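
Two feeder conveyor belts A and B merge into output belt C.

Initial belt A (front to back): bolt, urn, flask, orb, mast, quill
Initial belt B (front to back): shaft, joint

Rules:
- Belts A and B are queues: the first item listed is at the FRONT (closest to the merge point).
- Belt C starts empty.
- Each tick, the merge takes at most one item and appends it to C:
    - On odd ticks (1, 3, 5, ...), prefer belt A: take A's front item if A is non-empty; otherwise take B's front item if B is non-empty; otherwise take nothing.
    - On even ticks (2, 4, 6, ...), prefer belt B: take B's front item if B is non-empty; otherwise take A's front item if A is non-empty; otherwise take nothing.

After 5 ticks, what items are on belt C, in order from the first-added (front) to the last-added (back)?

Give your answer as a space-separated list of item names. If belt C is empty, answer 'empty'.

Tick 1: prefer A, take bolt from A; A=[urn,flask,orb,mast,quill] B=[shaft,joint] C=[bolt]
Tick 2: prefer B, take shaft from B; A=[urn,flask,orb,mast,quill] B=[joint] C=[bolt,shaft]
Tick 3: prefer A, take urn from A; A=[flask,orb,mast,quill] B=[joint] C=[bolt,shaft,urn]
Tick 4: prefer B, take joint from B; A=[flask,orb,mast,quill] B=[-] C=[bolt,shaft,urn,joint]
Tick 5: prefer A, take flask from A; A=[orb,mast,quill] B=[-] C=[bolt,shaft,urn,joint,flask]

Answer: bolt shaft urn joint flask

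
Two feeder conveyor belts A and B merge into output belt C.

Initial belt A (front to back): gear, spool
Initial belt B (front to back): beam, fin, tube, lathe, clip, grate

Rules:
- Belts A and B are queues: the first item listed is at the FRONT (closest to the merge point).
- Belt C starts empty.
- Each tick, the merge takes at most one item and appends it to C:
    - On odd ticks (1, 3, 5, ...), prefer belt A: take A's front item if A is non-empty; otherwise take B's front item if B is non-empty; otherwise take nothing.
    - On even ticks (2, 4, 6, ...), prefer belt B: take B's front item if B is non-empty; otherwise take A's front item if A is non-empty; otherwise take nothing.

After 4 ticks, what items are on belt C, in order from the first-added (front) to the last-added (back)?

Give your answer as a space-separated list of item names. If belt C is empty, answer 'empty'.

Tick 1: prefer A, take gear from A; A=[spool] B=[beam,fin,tube,lathe,clip,grate] C=[gear]
Tick 2: prefer B, take beam from B; A=[spool] B=[fin,tube,lathe,clip,grate] C=[gear,beam]
Tick 3: prefer A, take spool from A; A=[-] B=[fin,tube,lathe,clip,grate] C=[gear,beam,spool]
Tick 4: prefer B, take fin from B; A=[-] B=[tube,lathe,clip,grate] C=[gear,beam,spool,fin]

Answer: gear beam spool fin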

### Exercise goal
Copy every line of the listing that contains the word "After".

### Problem solution
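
After 5 ticks, what items are on belt C, in order from the first-added (front) to the last-added (back)?
After 4 ticks, what items are on belt C, in order from the first-added (front) to the last-added (back)?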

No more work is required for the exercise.